▸ **WORK INSTRUCTIONS**
Every entry below is to be copied exactly, with nothing omitted.

▸ **DATA EXTRACT**
Start of Block
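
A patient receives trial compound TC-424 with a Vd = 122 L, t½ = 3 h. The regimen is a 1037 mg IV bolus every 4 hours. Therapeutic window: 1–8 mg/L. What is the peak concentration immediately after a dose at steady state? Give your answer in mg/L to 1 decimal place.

14.1 mg/L

τ/t½ = 4/3 ≈ 1.3333, so fraction remaining f = (1/2)^(4/3) ≈ 0.3969.
Accumulation ratio R = 1/(1 − f) ≈ 1/0.6031 ≈ 1.6581.
Each bolus raises the concentration by D/Vd = 1037/122 ≈ 8.500 mg/L.
Steady-state peak Cmax,ss = C₀·R ≈ 8.500 × 1.6581 ≈ 14.094 mg/L.
Peak 14.1 mg/L vs MTC 8 mg/L: exceeds toxic threshold.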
End of Block
▸ **RESPONSE BOX**
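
A patient receives trial compound TC-424 with a Vd = 122 L, t½ = 3 h. The regimen is a 1037 mg IV bolus every 4 hours. Therapeutic window: 1–8 mg/L. What is the peak concentration immediately after a dose at steady state? Give your answer in mg/L to 1 decimal place.

14.1 mg/L

τ/t½ = 4/3 ≈ 1.3333, so fraction remaining f = (1/2)^(4/3) ≈ 0.3969.
Accumulation ratio R = 1/(1 − f) ≈ 1/0.6031 ≈ 1.6581.
Each bolus raises the concentration by D/Vd = 1037/122 ≈ 8.500 mg/L.
Steady-state peak Cmax,ss = C₀·R ≈ 8.500 × 1.6581 ≈ 14.094 mg/L.
Peak 14.1 mg/L vs MTC 8 mg/L: exceeds toxic threshold.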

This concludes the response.